----- INPUT RECORDS

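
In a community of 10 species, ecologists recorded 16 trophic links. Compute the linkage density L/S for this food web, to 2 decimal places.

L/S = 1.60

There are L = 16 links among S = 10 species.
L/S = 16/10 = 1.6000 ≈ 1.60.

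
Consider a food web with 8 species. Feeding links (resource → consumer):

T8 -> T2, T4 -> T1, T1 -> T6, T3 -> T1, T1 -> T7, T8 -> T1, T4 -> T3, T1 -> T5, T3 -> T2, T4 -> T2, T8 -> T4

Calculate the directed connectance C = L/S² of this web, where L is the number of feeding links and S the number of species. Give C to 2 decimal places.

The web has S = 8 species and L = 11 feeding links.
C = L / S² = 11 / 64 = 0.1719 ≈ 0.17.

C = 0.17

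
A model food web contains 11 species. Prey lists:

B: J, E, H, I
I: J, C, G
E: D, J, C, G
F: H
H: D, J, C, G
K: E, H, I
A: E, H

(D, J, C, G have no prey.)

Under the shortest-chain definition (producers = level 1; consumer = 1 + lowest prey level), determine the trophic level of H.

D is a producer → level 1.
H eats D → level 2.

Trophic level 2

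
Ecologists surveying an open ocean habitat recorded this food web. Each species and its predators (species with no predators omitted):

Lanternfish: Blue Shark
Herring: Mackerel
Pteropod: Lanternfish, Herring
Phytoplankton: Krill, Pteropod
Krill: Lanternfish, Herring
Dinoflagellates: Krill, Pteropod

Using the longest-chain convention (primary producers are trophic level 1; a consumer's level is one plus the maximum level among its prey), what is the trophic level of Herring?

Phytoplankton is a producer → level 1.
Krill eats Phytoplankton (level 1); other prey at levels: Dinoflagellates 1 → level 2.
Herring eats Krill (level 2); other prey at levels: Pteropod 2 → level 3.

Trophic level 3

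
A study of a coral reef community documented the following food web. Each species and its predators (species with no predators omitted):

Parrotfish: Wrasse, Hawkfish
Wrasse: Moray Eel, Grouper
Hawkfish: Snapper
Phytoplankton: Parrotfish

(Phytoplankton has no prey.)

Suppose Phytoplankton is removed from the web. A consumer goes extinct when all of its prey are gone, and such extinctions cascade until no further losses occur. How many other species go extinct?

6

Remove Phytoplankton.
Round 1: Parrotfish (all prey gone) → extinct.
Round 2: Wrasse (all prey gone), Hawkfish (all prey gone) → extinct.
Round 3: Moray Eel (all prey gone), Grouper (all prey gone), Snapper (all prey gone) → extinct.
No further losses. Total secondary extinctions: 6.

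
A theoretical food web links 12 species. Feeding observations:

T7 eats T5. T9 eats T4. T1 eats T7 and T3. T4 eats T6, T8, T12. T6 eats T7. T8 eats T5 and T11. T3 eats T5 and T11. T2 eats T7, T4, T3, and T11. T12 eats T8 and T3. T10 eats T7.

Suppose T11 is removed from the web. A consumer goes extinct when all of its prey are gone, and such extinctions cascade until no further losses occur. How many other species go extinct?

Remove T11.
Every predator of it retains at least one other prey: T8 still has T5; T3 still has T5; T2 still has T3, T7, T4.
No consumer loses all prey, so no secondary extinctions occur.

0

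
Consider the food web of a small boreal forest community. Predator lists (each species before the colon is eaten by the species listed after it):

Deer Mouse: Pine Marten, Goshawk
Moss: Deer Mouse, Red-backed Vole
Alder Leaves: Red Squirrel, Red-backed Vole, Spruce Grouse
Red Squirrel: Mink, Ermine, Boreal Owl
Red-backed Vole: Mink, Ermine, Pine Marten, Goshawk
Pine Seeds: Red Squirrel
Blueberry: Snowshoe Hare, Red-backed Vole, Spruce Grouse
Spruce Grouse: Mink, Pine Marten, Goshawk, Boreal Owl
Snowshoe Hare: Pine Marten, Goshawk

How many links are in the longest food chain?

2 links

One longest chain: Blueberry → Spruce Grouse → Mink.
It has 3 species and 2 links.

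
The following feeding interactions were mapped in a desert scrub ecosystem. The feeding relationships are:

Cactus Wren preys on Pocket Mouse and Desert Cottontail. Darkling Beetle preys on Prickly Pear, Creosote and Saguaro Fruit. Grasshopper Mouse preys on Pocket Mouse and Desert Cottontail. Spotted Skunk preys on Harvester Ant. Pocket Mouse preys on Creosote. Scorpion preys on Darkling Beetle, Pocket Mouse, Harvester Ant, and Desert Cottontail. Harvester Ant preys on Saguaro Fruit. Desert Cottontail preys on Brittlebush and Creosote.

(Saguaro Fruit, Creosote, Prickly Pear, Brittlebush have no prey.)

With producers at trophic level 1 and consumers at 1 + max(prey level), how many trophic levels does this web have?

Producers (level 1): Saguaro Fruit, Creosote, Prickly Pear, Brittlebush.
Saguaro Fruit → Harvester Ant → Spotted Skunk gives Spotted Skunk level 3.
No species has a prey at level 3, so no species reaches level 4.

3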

----------

WORK REQUEST: Return the line that contains "Spruce Grouse: Mink, Pine" along with every line after it through the end of the entries, exactly, adding nothing.

PROBLEM SOLUTION:
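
Spruce Grouse: Mink, Pine Marten, Goshawk, Boreal Owl
Snowshoe Hare: Pine Marten, Goshawk

How many links are in the longest food chain?

2 links

One longest chain: Blueberry → Spruce Grouse → Mink.
It has 3 species and 2 links.

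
The following feeding interactions were mapped in a desert scrub ecosystem. The feeding relationships are:

Cactus Wren preys on Pocket Mouse and Desert Cottontail. Darkling Beetle preys on Prickly Pear, Creosote and Saguaro Fruit. Grasshopper Mouse preys on Pocket Mouse and Desert Cottontail. Spotted Skunk preys on Harvester Ant. Pocket Mouse preys on Creosote. Scorpion preys on Darkling Beetle, Pocket Mouse, Harvester Ant, and Desert Cottontail. Harvester Ant preys on Saguaro Fruit. Desert Cottontail preys on Brittlebush and Creosote.

(Saguaro Fruit, Creosote, Prickly Pear, Brittlebush have no prey.)

With producers at trophic level 1 and consumers at 1 + max(prey level), how many trophic levels does this web have?

Producers (level 1): Saguaro Fruit, Creosote, Prickly Pear, Brittlebush.
Saguaro Fruit → Harvester Ant → Spotted Skunk gives Spotted Skunk level 3.
No species has a prey at level 3, so no species reaches level 4.

3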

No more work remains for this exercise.